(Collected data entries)
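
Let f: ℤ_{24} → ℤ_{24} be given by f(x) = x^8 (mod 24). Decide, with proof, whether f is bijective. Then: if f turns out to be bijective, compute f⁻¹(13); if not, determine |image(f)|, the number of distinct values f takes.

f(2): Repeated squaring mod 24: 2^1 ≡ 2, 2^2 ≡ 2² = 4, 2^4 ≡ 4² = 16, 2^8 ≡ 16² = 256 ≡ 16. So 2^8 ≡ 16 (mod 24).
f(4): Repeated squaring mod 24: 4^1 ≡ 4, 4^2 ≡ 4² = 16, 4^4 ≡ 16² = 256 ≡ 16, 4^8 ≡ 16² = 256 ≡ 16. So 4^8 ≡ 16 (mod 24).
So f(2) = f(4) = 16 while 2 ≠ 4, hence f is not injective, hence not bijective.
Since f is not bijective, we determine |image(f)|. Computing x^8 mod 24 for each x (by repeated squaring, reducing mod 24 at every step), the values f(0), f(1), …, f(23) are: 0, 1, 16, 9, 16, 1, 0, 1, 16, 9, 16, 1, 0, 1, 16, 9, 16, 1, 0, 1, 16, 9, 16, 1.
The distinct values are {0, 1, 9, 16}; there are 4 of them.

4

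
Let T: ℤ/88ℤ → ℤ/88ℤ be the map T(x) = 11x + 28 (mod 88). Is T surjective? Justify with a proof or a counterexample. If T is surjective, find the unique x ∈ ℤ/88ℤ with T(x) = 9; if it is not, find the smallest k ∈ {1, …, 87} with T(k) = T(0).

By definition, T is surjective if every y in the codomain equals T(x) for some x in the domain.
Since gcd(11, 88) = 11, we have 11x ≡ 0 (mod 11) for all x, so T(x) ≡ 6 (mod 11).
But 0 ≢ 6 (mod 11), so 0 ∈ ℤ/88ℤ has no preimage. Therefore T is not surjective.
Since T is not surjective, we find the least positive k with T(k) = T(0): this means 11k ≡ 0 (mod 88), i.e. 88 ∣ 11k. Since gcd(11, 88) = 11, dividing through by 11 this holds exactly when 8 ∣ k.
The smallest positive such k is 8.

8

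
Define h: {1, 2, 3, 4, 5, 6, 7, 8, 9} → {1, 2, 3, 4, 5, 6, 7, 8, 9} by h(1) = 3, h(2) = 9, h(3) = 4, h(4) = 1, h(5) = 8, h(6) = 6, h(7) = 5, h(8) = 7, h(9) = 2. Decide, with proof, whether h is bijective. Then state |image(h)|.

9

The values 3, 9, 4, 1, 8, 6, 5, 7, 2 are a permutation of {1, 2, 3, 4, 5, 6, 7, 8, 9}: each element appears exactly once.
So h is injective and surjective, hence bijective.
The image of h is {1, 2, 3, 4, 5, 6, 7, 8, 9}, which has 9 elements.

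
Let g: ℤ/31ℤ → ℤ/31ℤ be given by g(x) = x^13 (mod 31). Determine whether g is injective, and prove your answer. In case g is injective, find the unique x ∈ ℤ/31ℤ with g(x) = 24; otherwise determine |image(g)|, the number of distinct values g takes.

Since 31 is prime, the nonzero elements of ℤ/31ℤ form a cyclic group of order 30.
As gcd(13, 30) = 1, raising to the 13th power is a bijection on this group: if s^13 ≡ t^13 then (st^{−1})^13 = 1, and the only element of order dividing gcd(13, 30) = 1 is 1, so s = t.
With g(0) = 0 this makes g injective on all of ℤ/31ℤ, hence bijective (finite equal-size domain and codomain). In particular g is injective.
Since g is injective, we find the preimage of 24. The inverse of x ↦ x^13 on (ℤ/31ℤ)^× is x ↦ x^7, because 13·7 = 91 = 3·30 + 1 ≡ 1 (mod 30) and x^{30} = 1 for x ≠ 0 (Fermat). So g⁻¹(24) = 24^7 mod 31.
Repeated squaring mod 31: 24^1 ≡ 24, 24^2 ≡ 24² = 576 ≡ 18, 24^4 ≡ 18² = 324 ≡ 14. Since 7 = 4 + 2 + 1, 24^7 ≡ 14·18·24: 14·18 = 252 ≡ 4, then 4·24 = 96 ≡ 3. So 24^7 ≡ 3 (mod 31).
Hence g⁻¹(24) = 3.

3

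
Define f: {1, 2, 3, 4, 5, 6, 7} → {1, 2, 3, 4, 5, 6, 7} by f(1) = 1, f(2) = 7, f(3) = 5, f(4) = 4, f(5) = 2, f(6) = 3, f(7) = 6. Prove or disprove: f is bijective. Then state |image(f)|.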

TRY IT:
All of the entries need to be given again, word for word.

REPLY TO THE TASK:
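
Let f: ℤ_{24} → ℤ_{24} be given by f(x) = x^8 (mod 24). Decide, with proof, whether f is bijective. Then: if f turns out to be bijective, compute f⁻¹(13); if not, determine |image(f)|, the number of distinct values f takes.

f(2): Repeated squaring mod 24: 2^1 ≡ 2, 2^2 ≡ 2² = 4, 2^4 ≡ 4² = 16, 2^8 ≡ 16² = 256 ≡ 16. So 2^8 ≡ 16 (mod 24).
f(4): Repeated squaring mod 24: 4^1 ≡ 4, 4^2 ≡ 4² = 16, 4^4 ≡ 16² = 256 ≡ 16, 4^8 ≡ 16² = 256 ≡ 16. So 4^8 ≡ 16 (mod 24).
So f(2) = f(4) = 16 while 2 ≠ 4, hence f is not injective, hence not bijective.
Since f is not bijective, we determine |image(f)|. Computing x^8 mod 24 for each x (by repeated squaring, reducing mod 24 at every step), the values f(0), f(1), …, f(23) are: 0, 1, 16, 9, 16, 1, 0, 1, 16, 9, 16, 1, 0, 1, 16, 9, 16, 1, 0, 1, 16, 9, 16, 1.
The distinct values are {0, 1, 9, 16}; there are 4 of them.

4

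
Let T: ℤ/88ℤ → ℤ/88ℤ be the map T(x) = 11x + 28 (mod 88). Is T surjective? Justify with a proof or a counterexample. If T is surjective, find the unique x ∈ ℤ/88ℤ with T(x) = 9; if it is not, find the smallest k ∈ {1, …, 87} with T(k) = T(0).

By definition, T is surjective if every y in the codomain equals T(x) for some x in the domain.
Since gcd(11, 88) = 11, we have 11x ≡ 0 (mod 11) for all x, so T(x) ≡ 6 (mod 11).
But 0 ≢ 6 (mod 11), so 0 ∈ ℤ/88ℤ has no preimage. Therefore T is not surjective.
Since T is not surjective, we find the least positive k with T(k) = T(0): this means 11k ≡ 0 (mod 88), i.e. 88 ∣ 11k. Since gcd(11, 88) = 11, dividing through by 11 this holds exactly when 8 ∣ k.
The smallest positive such k is 8.

8

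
Define h: {1, 2, 3, 4, 5, 6, 7, 8, 9} → {1, 2, 3, 4, 5, 6, 7, 8, 9} by h(1) = 3, h(2) = 9, h(3) = 4, h(4) = 1, h(5) = 8, h(6) = 6, h(7) = 5, h(8) = 7, h(9) = 2. Decide, with proof, whether h is bijective. Then state |image(h)|.

9

The values 3, 9, 4, 1, 8, 6, 5, 7, 2 are a permutation of {1, 2, 3, 4, 5, 6, 7, 8, 9}: each element appears exactly once.
So h is injective and surjective, hence bijective.
The image of h is {1, 2, 3, 4, 5, 6, 7, 8, 9}, which has 9 elements.

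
Let g: ℤ/31ℤ → ℤ/31ℤ be given by g(x) = x^13 (mod 31). Determine whether g is injective, and prove your answer. In case g is injective, find the unique x ∈ ℤ/31ℤ with g(x) = 24; otherwise determine |image(g)|, the number of distinct values g takes.

Since 31 is prime, the nonzero elements of ℤ/31ℤ form a cyclic group of order 30.
As gcd(13, 30) = 1, raising to the 13th power is a bijection on this group: if s^13 ≡ t^13 then (st^{−1})^13 = 1, and the only element of order dividing gcd(13, 30) = 1 is 1, so s = t.
With g(0) = 0 this makes g injective on all of ℤ/31ℤ, hence bijective (finite equal-size domain and codomain). In particular g is injective.
Since g is injective, we find the preimage of 24. The inverse of x ↦ x^13 on (ℤ/31ℤ)^× is x ↦ x^7, because 13·7 = 91 = 3·30 + 1 ≡ 1 (mod 30) and x^{30} = 1 for x ≠ 0 (Fermat). So g⁻¹(24) = 24^7 mod 31.
Repeated squaring mod 31: 24^1 ≡ 24, 24^2 ≡ 24² = 576 ≡ 18, 24^4 ≡ 18² = 324 ≡ 14. Since 7 = 4 + 2 + 1, 24^7 ≡ 14·18·24: 14·18 = 252 ≡ 4, then 4·24 = 96 ≡ 3. So 24^7 ≡ 3 (mod 31).
Hence g⁻¹(24) = 3.

3

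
Define f: {1, 2, 3, 4, 5, 6, 7} → {1, 2, 3, 4, 5, 6, 7} by f(1) = 1, f(2) = 7, f(3) = 5, f(4) = 4, f(5) = 2, f(6) = 3, f(7) = 6. Prove or disprove: f is bijective. Then state |image(f)|.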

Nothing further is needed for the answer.